= YOUR INSTRUCTIONS =
Look through the data below. Pick out the lines holding the string "with".

= RECORDED INFORMATION =
....

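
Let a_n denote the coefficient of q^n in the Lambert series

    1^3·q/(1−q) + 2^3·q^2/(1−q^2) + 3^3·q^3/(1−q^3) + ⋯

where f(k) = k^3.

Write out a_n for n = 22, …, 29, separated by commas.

11988, 12168, 16380, 15751, 19782, 20440, 25112, 24390

q^22  k|22↦f(k): 1:1 2:8 11:1331 22:10648  a_22=11988
[q^23] f(1)=1,f(23)=12167 ⇒ 12168
[q^24] f(24)=13824,f(12)=1728,f(8)=512,f(6)=216,f(4)=64,f(3)=27,f(2)=8,f(1)=1 ⇒ 16380
q^25  k|25↦f(k): 1:1 5:125 25:15625  a_25=15751
q^26  k|26↦f(k): 26:17576 13:2197 2:8 1:1  a_26=19782
[q^27] f(27)=19683,f(9)=729,f(3)=27,f(1)=1 ⇒ 20440
q^28  k|28↦f(k): 28:21952 14:2744 7:343 4:64 2:8 1:1  a_28=25112
[q^29] f(1)=1,f(29)=24389 ⇒ 24390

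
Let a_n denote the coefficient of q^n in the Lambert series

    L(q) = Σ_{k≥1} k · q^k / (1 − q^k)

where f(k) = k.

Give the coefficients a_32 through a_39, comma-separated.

[q^32] f(1)=1,f(2)=2,f(4)=4,f(8)=8,f(16)=16,f(32)=32 ⇒ 63
[q^33] f(1)=1,f(3)=3,f(11)=11,f(33)=33 ⇒ 48
[q^34] f(1)=1,f(2)=2,f(17)=17,f(34)=34 ⇒ 54
d|35:{35,7,5,1}  Σf=35+7+5+1=48
[q^36] f(36)=36,f(18)=18,f(12)=12,f(9)=9,f(6)=6,f(4)=4,f(3)=3,f(2)=2,f(1)=1 ⇒ 91
q^37  k|37↦f(k): 37:37 1:1  a_37=38
d|38:{38,19,2,1}  Σf=38+19+2+1=60
q^39  k|39↦f(k): 39:39 13:13 3:3 1:1  a_39=56

63, 48, 54, 48, 91, 38, 60, 56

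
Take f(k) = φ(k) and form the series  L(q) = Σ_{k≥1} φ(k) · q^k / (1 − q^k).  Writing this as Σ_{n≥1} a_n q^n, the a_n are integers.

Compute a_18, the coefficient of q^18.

q^18  k|18↦φ(k): 1:1 2:1 3:2 6:2 9:6 18:6  a_18=18

a_18 = 18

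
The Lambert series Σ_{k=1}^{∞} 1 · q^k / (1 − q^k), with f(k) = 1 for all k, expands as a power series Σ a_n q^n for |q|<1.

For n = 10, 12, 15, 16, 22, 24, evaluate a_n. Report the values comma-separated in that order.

4, 6, 4, 5, 4, 8

n=10: 1·10 2·5 5·2 10·1  f→[1+1+1+1]=4
[q^12] f(12)=1,f(6)=1,f(4)=1,f(3)=1,f(2)=1,f(1)=1 ⇒ 6
[q^15] f(15)=1,f(5)=1,f(3)=1,f(1)=1 ⇒ 4
[q^16] f(1)=1,f(2)=1,f(4)=1,f(8)=1,f(16)=1 ⇒ 5
q^22  k|22↦f(k): 22:1 11:1 2:1 1:1  a_22=4
[q^24] f(1)=1,f(2)=1,f(3)=1,f(4)=1,f(6)=1,f(8)=1,f(12)=1,f(24)=1 ⇒ 8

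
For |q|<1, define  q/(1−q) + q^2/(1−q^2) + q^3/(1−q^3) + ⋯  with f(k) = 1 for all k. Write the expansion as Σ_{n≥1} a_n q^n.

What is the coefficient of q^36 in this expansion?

a_36 = 9

[q^36] f(36)=1,f(18)=1,f(12)=1,f(9)=1,f(6)=1,f(4)=1,f(3)=1,f(2)=1,f(1)=1 ⇒ 9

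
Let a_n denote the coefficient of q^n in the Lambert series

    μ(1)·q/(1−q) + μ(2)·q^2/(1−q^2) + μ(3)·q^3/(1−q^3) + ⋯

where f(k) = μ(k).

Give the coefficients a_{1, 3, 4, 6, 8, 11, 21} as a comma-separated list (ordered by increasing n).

q^1  k|1↦μ(k): 1:1  a_1=1
q^3  k|3↦μ(k): 1:1 3:-1  a_3=0
d|4:{1,2,4}  Σμ=1+(-1)+0=0
q^6  k|6↦μ(k): 1:1 2:-1 3:-1 6:1  a_6=0
q^8  k|8↦μ(k): 8:0 4:0 2:-1 1:1  a_8=0
q^11  k|11↦μ(k): 11:-1 1:1  a_11=0
[q^21] μ(1)=1,μ(3)=-1,μ(7)=-1,μ(21)=1 ⇒ 0

1, 0, 0, 0, 0, 0, 0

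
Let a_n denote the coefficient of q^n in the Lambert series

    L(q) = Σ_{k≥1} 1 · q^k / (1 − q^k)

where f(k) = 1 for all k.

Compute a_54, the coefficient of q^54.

q^54  k|54↦f(k): 54:1 27:1 18:1 9:1 6:1 3:1 2:1 1:1  a_54=8

a_54 = 8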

....

= RESULT OF THE TASK =
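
The Lambert series Σ_{k=1}^{∞} 1 · q^k / (1 − q^k), with f(k) = 1 for all k, expands as a power series Σ a_n q^n for |q|<1.
For |q|<1, define  q/(1−q) + q^2/(1−q^2) + q^3/(1−q^3) + ⋯  with f(k) = 1 for all k. Write the expansion as Σ_{n≥1} a_n q^n.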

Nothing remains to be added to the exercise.